ASSIGNMENT:
Output the complete listing. Match it exactly.

__________

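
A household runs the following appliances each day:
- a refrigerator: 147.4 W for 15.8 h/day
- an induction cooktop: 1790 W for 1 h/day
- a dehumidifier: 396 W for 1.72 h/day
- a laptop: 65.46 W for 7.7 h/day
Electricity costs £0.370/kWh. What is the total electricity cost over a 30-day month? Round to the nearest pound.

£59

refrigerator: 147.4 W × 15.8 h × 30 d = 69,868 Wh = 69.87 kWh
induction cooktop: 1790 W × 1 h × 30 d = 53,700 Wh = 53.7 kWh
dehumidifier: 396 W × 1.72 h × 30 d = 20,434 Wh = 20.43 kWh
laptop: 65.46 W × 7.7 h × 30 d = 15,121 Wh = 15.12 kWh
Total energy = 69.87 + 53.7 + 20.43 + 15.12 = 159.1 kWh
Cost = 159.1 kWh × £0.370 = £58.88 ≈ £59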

__________

RESPONSE TO THIS EXERCISE:
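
A household runs the following appliances each day:
- a refrigerator: 147.4 W for 15.8 h/day
- an induction cooktop: 1790 W for 1 h/day
- a dehumidifier: 396 W for 1.72 h/day
- a laptop: 65.46 W for 7.7 h/day
Electricity costs £0.370/kWh. What is the total electricity cost over a 30-day month? Round to the nearest pound.

£59

refrigerator: 147.4 W × 15.8 h × 30 d = 69,868 Wh = 69.87 kWh
induction cooktop: 1790 W × 1 h × 30 d = 53,700 Wh = 53.7 kWh
dehumidifier: 396 W × 1.72 h × 30 d = 20,434 Wh = 20.43 kWh
laptop: 65.46 W × 7.7 h × 30 d = 15,121 Wh = 15.12 kWh
Total energy = 69.87 + 53.7 + 20.43 + 15.12 = 159.1 kWh
Cost = 159.1 kWh × £0.370 = £58.88 ≈ £59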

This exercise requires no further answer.